- [WORK ITEM] Copy out every line of the records in which "homework" can be found.

- [PROVIDED DATA]
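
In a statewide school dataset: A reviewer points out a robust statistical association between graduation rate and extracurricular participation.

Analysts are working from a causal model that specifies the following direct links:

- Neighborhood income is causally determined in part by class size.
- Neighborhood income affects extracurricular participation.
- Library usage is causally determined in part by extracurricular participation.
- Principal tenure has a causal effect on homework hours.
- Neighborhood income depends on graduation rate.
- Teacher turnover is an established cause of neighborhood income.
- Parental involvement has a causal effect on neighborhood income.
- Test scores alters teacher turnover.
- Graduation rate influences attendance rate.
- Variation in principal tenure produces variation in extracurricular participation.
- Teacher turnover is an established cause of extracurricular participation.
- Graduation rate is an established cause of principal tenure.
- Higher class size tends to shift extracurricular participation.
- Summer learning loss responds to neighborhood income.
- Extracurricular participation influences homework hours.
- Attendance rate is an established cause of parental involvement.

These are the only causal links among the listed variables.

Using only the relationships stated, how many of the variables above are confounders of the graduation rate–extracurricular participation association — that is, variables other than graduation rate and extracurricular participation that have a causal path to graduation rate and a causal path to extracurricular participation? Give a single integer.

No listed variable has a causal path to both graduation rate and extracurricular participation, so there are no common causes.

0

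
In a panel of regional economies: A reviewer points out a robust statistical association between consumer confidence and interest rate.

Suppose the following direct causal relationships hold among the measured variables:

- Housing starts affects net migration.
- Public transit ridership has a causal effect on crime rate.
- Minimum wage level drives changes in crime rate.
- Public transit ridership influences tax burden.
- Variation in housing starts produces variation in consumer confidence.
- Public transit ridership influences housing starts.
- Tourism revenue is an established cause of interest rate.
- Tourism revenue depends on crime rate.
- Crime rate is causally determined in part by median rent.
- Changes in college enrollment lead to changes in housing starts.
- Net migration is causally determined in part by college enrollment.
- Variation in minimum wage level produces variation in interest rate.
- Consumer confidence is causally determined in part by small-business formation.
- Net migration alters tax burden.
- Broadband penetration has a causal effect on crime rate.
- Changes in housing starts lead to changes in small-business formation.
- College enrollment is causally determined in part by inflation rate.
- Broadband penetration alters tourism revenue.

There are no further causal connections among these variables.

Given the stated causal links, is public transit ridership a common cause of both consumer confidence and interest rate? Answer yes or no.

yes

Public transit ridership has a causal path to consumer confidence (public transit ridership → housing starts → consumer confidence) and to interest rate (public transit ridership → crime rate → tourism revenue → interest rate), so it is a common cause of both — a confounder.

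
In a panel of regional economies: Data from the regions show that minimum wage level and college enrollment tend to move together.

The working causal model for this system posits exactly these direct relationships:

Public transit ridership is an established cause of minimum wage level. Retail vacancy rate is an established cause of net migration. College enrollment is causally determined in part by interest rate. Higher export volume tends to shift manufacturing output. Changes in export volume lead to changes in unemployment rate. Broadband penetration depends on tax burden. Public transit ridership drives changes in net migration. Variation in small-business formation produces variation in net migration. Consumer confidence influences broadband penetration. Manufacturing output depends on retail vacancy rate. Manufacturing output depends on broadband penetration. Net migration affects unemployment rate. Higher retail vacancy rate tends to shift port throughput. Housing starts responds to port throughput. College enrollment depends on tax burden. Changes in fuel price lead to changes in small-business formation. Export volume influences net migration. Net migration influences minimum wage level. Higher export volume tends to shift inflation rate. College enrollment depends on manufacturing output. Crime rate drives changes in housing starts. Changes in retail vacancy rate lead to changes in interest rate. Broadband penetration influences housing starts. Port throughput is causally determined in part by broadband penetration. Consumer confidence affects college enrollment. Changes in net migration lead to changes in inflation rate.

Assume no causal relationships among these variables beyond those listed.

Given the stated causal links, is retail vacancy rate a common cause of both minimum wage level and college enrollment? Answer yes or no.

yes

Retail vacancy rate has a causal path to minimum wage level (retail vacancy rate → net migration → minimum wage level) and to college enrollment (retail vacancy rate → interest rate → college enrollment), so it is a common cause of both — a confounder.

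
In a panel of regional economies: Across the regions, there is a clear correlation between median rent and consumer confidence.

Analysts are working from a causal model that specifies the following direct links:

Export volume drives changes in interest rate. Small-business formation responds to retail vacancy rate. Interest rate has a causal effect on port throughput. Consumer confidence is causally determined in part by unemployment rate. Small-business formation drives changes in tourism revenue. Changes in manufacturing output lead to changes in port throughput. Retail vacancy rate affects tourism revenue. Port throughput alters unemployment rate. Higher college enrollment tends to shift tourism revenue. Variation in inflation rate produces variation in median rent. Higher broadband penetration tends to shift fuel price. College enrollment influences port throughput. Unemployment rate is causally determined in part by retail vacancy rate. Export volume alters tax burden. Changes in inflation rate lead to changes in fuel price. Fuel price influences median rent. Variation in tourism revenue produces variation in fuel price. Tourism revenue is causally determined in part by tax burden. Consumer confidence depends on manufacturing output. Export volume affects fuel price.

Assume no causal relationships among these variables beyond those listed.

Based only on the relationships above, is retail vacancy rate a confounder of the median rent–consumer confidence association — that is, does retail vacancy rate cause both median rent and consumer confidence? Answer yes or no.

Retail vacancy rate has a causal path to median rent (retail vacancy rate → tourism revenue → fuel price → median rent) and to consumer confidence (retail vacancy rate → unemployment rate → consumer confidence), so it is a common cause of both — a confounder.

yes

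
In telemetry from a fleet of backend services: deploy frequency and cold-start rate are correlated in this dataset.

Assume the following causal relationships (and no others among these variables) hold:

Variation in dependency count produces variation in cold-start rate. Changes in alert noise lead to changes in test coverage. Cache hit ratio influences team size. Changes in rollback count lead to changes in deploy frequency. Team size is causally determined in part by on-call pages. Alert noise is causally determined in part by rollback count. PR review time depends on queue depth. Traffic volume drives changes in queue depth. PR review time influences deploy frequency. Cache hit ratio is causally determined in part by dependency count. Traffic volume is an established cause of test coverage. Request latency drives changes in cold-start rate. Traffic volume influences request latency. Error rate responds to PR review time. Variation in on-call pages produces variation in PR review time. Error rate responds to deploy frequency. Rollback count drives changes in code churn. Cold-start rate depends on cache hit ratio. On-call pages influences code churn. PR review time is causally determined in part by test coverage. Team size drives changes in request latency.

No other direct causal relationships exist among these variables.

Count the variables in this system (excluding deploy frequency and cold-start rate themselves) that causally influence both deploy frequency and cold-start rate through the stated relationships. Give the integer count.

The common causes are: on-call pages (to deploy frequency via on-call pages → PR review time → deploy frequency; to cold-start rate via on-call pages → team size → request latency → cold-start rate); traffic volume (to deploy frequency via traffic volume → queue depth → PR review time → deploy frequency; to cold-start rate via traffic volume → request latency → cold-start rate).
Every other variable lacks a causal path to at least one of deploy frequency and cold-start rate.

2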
...
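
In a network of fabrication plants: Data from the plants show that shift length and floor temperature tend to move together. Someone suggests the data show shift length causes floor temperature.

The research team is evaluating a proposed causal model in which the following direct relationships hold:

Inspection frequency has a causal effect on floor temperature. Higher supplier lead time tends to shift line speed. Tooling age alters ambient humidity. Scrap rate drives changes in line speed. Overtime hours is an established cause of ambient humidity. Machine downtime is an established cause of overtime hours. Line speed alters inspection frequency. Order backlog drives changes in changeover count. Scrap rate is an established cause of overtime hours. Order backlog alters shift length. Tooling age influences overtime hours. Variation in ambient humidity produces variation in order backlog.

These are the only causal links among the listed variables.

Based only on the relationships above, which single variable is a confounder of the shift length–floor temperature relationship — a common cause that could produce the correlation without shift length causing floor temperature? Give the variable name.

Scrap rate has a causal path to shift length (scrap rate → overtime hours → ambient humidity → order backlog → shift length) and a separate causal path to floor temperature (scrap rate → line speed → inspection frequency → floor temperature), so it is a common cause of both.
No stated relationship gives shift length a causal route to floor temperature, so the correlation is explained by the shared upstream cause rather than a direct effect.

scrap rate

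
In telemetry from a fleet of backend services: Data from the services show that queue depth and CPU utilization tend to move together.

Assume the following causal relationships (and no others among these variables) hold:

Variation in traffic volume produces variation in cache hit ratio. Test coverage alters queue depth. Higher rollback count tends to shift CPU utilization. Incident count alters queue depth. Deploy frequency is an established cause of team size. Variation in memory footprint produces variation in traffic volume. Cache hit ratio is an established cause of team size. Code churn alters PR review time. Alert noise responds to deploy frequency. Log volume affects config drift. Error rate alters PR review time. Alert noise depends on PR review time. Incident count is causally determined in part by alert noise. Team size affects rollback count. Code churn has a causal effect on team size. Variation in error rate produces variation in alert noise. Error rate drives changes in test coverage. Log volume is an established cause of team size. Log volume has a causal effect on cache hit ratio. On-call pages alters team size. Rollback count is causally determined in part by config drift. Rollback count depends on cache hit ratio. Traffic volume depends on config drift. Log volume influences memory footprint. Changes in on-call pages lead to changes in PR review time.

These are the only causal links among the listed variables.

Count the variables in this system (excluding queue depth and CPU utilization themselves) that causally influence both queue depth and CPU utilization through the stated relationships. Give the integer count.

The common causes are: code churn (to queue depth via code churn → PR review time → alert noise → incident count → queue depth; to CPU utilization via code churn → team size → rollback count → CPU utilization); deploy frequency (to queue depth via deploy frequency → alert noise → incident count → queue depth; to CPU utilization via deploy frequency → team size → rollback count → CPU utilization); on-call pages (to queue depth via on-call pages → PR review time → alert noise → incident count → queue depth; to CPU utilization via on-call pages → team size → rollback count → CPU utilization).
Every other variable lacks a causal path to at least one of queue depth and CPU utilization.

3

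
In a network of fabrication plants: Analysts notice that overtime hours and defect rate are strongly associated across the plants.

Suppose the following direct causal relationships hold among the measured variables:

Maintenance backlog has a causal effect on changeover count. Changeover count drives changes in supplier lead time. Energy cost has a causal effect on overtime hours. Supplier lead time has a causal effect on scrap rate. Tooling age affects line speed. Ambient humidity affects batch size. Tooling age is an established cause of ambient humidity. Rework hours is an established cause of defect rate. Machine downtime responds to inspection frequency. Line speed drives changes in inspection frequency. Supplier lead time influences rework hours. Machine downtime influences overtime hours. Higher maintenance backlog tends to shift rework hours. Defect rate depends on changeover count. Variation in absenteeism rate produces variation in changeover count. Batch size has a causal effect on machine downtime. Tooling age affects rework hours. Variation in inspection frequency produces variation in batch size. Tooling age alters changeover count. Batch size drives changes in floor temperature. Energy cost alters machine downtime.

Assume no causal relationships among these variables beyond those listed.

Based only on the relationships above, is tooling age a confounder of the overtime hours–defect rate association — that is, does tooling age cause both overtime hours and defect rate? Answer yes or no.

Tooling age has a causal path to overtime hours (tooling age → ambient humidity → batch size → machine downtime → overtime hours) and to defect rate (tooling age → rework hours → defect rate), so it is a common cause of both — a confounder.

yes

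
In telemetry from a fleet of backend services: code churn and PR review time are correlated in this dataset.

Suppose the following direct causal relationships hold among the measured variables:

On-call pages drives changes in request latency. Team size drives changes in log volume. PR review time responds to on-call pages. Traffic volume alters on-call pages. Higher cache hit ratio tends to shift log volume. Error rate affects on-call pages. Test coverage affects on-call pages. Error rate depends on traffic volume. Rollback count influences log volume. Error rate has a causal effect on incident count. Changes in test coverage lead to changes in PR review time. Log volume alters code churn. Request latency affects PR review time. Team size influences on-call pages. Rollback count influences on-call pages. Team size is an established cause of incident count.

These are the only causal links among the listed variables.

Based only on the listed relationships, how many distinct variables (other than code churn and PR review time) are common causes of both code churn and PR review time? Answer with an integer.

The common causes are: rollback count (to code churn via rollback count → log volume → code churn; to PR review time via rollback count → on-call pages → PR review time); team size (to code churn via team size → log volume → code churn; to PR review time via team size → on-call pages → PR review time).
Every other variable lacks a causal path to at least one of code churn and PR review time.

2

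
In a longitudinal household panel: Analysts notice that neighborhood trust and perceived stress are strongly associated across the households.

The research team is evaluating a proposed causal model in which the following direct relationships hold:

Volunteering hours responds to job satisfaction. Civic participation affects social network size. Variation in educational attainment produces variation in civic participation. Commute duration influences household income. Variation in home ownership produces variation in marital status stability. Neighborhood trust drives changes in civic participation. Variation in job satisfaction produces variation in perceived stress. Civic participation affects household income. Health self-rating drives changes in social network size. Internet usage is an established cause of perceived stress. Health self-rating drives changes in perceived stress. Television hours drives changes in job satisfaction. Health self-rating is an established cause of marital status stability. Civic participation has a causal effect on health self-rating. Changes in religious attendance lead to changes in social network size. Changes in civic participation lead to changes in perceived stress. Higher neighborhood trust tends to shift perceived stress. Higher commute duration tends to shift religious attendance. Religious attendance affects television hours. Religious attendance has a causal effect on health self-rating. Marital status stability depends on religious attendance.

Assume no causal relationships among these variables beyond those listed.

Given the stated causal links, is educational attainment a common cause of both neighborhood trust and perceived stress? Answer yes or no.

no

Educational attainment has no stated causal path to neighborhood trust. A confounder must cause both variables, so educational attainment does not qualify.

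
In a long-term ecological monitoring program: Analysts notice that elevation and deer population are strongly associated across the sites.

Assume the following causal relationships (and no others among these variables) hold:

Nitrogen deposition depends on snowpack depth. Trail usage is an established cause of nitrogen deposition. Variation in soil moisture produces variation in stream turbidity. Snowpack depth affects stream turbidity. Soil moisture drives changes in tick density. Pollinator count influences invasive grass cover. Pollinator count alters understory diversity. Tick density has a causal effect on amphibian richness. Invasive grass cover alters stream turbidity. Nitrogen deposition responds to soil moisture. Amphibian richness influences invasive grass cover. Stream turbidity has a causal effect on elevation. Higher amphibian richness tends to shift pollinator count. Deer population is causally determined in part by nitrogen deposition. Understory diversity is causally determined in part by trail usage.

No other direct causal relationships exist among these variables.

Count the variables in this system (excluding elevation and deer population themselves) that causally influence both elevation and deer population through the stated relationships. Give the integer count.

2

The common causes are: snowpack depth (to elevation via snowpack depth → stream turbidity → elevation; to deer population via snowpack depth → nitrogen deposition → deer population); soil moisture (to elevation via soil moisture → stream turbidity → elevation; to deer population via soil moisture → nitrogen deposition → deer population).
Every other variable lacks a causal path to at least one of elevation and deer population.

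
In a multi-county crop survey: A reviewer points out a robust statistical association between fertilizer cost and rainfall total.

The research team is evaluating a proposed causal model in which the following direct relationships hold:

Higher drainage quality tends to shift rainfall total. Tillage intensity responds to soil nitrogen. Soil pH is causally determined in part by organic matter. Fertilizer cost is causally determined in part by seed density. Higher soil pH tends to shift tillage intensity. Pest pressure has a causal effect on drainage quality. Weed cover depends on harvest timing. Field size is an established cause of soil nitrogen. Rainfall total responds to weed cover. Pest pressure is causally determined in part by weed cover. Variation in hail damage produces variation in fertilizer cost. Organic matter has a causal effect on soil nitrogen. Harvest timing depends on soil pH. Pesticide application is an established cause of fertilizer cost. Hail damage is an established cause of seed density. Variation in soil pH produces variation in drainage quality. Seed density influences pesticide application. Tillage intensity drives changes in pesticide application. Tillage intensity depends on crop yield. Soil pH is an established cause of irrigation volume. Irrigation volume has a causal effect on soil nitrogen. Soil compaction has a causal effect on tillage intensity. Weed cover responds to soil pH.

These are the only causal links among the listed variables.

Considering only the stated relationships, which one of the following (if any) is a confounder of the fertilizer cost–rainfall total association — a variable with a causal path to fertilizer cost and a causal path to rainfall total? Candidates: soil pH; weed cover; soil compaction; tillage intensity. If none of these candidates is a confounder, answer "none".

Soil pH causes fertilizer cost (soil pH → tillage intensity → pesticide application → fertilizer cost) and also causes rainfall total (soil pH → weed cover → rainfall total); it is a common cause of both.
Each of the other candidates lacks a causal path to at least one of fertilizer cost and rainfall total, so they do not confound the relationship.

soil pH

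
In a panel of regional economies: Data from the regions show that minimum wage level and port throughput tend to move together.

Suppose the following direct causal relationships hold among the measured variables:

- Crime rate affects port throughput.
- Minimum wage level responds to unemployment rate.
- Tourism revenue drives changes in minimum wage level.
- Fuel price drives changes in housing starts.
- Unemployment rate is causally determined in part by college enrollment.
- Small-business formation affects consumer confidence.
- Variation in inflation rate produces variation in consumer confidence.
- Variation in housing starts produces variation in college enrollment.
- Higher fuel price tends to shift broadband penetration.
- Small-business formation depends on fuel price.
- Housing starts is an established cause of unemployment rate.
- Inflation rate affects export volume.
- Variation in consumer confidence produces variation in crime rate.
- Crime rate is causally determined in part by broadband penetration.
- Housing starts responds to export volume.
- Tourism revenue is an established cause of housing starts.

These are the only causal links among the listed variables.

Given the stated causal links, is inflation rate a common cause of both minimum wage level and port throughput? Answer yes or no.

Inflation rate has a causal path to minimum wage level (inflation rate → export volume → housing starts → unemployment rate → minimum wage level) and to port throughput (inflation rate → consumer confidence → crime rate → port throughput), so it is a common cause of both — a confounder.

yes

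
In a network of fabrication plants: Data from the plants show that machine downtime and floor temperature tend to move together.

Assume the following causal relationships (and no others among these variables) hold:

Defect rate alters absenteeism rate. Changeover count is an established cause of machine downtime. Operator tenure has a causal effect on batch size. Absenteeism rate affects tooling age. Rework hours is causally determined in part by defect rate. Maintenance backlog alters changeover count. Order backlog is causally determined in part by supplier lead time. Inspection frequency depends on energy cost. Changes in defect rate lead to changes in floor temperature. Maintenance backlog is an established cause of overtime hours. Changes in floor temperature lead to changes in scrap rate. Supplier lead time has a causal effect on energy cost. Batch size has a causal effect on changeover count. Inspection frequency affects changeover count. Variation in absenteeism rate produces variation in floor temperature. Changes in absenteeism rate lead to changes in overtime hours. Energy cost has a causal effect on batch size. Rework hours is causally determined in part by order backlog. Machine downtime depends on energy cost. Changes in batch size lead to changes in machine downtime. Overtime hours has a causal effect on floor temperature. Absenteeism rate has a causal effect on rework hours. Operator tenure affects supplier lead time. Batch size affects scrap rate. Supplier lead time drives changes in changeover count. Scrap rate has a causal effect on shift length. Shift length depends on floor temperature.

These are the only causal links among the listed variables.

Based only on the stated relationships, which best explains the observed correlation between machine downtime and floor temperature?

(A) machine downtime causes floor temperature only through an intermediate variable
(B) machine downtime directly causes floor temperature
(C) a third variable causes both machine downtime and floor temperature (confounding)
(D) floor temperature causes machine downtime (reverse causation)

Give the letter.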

- [SOLUTION TO THE PROBLEM]
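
- Principal tenure has a causal effect on homework hours.
- Extracurricular participation influences homework hours.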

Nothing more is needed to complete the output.